Would you reproduce the listing exactly, leaving nothing out?

○ ○ ○ ○ ○

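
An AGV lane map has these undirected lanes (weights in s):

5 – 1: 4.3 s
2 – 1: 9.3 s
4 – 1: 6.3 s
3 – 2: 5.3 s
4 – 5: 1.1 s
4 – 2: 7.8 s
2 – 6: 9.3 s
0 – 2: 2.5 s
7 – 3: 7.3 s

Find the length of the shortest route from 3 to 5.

14.2 s

Enumerating some paths:
3 - 2 - 4 - 5: 5.3+7.8+1.1 = 14.2
3 - 2 - 1 - 5: 5.3+9.3+4.3 = 18.9
3 - 2 - 1 - 4 - 5: 5.3+9.3+6.3+1.1 = 22
Cheapest is 3 - 2 - 4 - 5 at 14.2 s.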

○ ○ ○ ○ ○

| Result of the exercise |
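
An AGV lane map has these undirected lanes (weights in s):

5 – 1: 4.3 s
2 – 1: 9.3 s
4 – 1: 6.3 s
3 – 2: 5.3 s
4 – 5: 1.1 s
4 – 2: 7.8 s
2 – 6: 9.3 s
0 – 2: 2.5 s
7 – 3: 7.3 s

Find the length of the shortest route from 3 to 5.

14.2 s

Enumerating some paths:
3 - 2 - 4 - 5: 5.3+7.8+1.1 = 14.2
3 - 2 - 1 - 5: 5.3+9.3+4.3 = 18.9
3 - 2 - 1 - 4 - 5: 5.3+9.3+6.3+1.1 = 22
Cheapest is 3 - 2 - 4 - 5 at 14.2 s.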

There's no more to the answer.